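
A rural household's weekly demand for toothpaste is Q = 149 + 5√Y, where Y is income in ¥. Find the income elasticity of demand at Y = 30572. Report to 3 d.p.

0.427

At Y = 30572: Q = 1023.243.
dQ/dY = 5/(2√Y) = 0.0142981 at this income.
η = (dQ/dY)·(Y/Q) = 0.0142981 × (30572/1023.243) = 0.427.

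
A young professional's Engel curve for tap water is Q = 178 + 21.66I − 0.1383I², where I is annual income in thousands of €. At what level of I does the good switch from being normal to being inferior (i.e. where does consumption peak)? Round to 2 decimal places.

dQ/dI = 21.66 − 0.2766I.
The good is inferior where dQ/dI < 0. Setting dQ/dI = 0 gives I = 21.66 / 0.2766 = 78.31.

78.31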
○ ○ ○ ○ ○ ○ ○
Task requirements: Transcribe all the entries exactly, as they stand.

Answer to this exercise:
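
A rural household's weekly demand for toothpaste is Q = 149 + 5√Y, where Y is income in ¥. Find the income elasticity of demand at Y = 30572. Report to 3 d.p.

0.427

At Y = 30572: Q = 1023.243.
dQ/dY = 5/(2√Y) = 0.0142981 at this income.
η = (dQ/dY)·(Y/Q) = 0.0142981 × (30572/1023.243) = 0.427.

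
A young professional's Engel curve for tap water is Q = 178 + 21.66I − 0.1383I², where I is annual income in thousands of €. At what level of I does the good switch from being normal to being inferior (i.e. where does consumption peak)? Round to 2 decimal places.

dQ/dI = 21.66 − 0.2766I.
The good is inferior where dQ/dI < 0. Setting dQ/dI = 0 gives I = 21.66 / 0.2766 = 78.31.

78.31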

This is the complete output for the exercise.